● What is needed
Would you copy each line of the records that includes the word "observations"?

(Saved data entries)
════════════════
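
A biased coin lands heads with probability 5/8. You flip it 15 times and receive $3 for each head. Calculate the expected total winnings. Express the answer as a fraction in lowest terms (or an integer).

225/8 dollars

E[#heads] = 15·5/8 = 75/8 (linearity over flips).
E[winnings] = 3·75/8 = 225/8.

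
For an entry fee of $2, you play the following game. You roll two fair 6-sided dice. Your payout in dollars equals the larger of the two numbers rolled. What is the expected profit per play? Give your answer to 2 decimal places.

Distribution of the larger of the two numbers rolled: 1 w.p. 1/36, 2 w.p. 1/12, 3 w.p. 5/36, 4 w.p. 7/36, 5 w.p. 1/4, 6 w.p. 11/36
E[payout] = (1/36)·1 + (1/12)·2 + (5/36)·3 + (7/36)·4 + (1/4)·5 + (11/36)·6 = 161/36
Expected profit = 161/36 − 2 = 89/36 ≈ $2.47

$2.47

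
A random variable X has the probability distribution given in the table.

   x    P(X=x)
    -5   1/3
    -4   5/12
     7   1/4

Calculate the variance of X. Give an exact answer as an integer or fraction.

3563/144

E[X] = (1/3)·(-5) + (5/12)·(-4) + (1/4)·7 = -19/12
E[X²] = (1/3)·25 + (5/12)·16 + (1/4)·49 = 109/4
Var(X) = 109/4 − (-19/12)² = 3563/144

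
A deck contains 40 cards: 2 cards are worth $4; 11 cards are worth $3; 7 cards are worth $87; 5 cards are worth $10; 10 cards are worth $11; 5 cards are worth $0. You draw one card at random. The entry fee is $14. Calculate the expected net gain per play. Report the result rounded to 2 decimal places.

E[payout] = (2/40)·4 + (11/40)·3 + (7/40)·87 + (5/40)·10 + (10/40)·11 + (5/40)·0 = 81/4
Expected profit = 81/4 − 14 = 25/4 ≈ $6.25

$6.25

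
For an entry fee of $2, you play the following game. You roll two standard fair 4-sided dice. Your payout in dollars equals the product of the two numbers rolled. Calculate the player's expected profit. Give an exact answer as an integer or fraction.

Distribution of the product of the two numbers rolled: 1 w.p. 1/16, 2 w.p. 1/8, 3 w.p. 1/8, 4 w.p. 3/16, 6 w.p. 1/8, 8 w.p. 1/8, …
E[payout] = (1/16)·1 + (1/8)·2 + (1/8)·3 + (3/16)·4 + (1/8)·6 + (1/8)·8 + (1/16)·9 + (1/8)·12 + (1/16)·16 = 25/4
Expected profit = 25/4 − 2 = 17/4

17/4 dollars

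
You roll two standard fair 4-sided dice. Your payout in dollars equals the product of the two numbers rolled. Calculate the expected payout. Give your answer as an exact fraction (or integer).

25/4 dollars

Distribution of the product of the two numbers rolled: 1 w.p. 1/16, 2 w.p. 1/8, 3 w.p. 1/8, 4 w.p. 3/16, 6 w.p. 1/8, 8 w.p. 1/8, …
E[payout] = (1/16)·1 + (1/8)·2 + (1/8)·3 + (3/16)·4 + (1/8)·6 + (1/8)·8 + (1/16)·9 + (1/8)·12 + (1/16)·16 = 25/4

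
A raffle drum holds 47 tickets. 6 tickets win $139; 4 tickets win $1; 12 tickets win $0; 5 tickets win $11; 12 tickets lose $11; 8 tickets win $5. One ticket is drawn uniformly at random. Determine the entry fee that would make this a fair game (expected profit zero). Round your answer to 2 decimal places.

$17.04

E[payout] = (6/47)·139 + (4/47)·1 + (12/47)·0 + (5/47)·11 + (12/47)·(-11) + (8/47)·5 = 801/47
Fair fee = E[payout] = 801/47 ≈ $17.04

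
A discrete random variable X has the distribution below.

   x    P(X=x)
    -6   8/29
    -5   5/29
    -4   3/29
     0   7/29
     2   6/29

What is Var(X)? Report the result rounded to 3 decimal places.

E[X] = (8/29)·(-6) + (5/29)·(-5) + (3/29)·(-4) + (7/29)·0 + (6/29)·2 = -73/29
E[X²] = (8/29)·36 + (5/29)·25 + (3/29)·16 + (7/29)·0 + (6/29)·4 = 485/29
Var(X) = 485/29 − (-73/29)² = 8736/841 ≈ 10.388

10.388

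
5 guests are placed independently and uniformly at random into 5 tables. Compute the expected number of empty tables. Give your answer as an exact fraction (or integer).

Let Xⱼ=1 if table j is empty. P(Xⱼ=1) = ((5-1)/5)^5 = 1024/3125.
By linearity, E[#empty] = 5·1024/3125 = 1024/625.

1024/625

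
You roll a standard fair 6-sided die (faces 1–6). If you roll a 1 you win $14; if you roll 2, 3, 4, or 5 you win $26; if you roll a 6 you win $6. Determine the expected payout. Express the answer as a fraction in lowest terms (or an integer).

62/3 dollars

E[payout] = (1/6)·6 + (1/6)·14 + (2/3)·26 = 62/3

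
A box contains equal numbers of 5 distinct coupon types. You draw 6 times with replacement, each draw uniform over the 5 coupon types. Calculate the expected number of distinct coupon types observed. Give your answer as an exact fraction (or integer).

Let Xⱼ=1 if type j appears at least once. P(Xⱼ=1) = 1 − ((5−1)/5)^6 = 11529/15625.
E[#distinct] = 5·11529/15625 = 11529/3125.

11529/3125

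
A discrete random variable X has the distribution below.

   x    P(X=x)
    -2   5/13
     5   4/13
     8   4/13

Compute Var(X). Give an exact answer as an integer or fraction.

E[X] = (5/13)·(-2) + (4/13)·5 + (4/13)·8 = 42/13
E[X²] = (5/13)·4 + (4/13)·25 + (4/13)·64 = 376/13
Var(X) = 376/13 − (42/13)² = 3124/169

3124/169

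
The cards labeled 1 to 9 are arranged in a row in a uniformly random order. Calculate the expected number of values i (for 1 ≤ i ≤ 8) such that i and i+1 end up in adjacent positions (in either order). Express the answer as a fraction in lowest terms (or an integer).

For each i ∈ {1,…,8}, let Xᵢ = 1 if i and i+1 are adjacent. P(Xᵢ=1) = 2·(9−1)!/9! = 2/9.
By linearity, E[ΣXᵢ] = (8)·(2/9) = 16/9.

16/9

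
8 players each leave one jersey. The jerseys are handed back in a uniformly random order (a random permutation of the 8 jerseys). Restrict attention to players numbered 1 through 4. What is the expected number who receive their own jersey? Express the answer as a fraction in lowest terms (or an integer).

Let Xᵢ = 1 if person i gets their own jersey. For each i, P(Xᵢ=1) = 1/8.
By linearity of expectation, E[X₁+…+X_4] = 4·(1/8) = 1/2.

1/2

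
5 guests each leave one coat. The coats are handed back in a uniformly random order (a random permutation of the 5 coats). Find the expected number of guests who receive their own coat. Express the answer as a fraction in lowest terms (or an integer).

Let Xᵢ = 1 if person i gets their own coat. For each i, P(Xᵢ=1) = 1/5.
By linearity of expectation, E[X₁+…+X_5] = 5·(1/5) = 1.

1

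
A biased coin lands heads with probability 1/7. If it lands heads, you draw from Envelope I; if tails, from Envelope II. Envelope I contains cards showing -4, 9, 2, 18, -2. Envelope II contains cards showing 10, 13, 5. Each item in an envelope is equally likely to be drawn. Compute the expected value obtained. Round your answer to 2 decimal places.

E[X | Envelope I] = (-4 + 9 + 2 + 18 − 2)/5 = 23/5
E[X | Envelope II] = (10 + 13 + 5)/3 = 28/3
E[X] = (1/7)·23/5 + (6/7)·28/3 = 303/35 ≈ 8.66

8.66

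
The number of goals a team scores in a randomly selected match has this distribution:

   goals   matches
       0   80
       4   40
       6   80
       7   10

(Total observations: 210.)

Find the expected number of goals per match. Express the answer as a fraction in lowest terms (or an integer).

Total = 210, so P(goals=0) = 80/210, etc.
E[X] = (8/21)·0 + (4/21)·4 + (8/21)·6 + (1/21)·7
     = 71/21

71/21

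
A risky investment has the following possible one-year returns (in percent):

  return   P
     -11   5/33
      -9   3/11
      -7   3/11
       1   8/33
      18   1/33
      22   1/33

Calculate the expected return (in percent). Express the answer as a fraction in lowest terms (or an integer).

E[X] = (5/33)·(-11) + (3/11)·(-9) + (3/11)·(-7) + (8/33)·1 + (1/33)·18 + (1/33)·22
     = -151/33

-151/33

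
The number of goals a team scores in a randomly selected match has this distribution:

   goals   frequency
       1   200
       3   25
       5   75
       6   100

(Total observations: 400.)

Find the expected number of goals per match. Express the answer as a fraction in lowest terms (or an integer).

Total = 400, so P(goals=1) = 200/400, etc.
E[X] = (1/2)·1 + (1/16)·3 + (3/16)·5 + (1/4)·6
     = 25/8

25/8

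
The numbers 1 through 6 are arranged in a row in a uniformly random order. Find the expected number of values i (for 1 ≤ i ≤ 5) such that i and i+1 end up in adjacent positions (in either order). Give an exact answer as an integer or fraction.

For each i ∈ {1,…,5}, let Xᵢ = 1 if i and i+1 are adjacent. P(Xᵢ=1) = 2·(6−1)!/6! = 2/6.
By linearity, E[ΣXᵢ] = (5)·(2/6) = 5/3.

5/3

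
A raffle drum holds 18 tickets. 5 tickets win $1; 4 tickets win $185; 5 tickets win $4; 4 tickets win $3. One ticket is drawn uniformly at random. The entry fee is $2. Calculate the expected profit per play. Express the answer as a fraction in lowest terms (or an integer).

247/6 dollars

E[payout] = (5/18)·1 + (4/18)·185 + (5/18)·4 + (4/18)·3 = 259/6
Expected profit = 259/6 − 2 = 247/6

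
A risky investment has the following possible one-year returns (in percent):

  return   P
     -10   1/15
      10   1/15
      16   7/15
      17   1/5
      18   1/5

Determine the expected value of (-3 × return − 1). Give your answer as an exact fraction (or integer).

-222/5

E[-3x-1] = (1/15)·29 + (1/15)·(-31) + (7/15)·(-49) + (1/5)·(-52) + (1/5)·(-55)
     = -222/5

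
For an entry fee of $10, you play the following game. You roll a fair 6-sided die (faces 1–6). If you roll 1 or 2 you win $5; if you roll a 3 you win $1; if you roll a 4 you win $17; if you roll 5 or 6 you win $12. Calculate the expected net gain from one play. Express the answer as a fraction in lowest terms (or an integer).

-4/3 dollars

E[payout] = (1/6)·1 + (1/3)·5 + (1/3)·12 + (1/6)·17 = 26/3
Expected profit = 26/3 − 10 = -4/3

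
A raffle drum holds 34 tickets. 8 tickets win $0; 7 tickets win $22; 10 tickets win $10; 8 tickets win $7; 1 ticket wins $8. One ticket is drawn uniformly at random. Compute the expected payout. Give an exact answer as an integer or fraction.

E[payout] = (8/34)·0 + (7/34)·22 + (10/34)·10 + (8/34)·7 + (1/34)·8 = 159/17

159/17 dollars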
════════════════
● Response area
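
(Total observations: 210.)
(Total observations: 400.)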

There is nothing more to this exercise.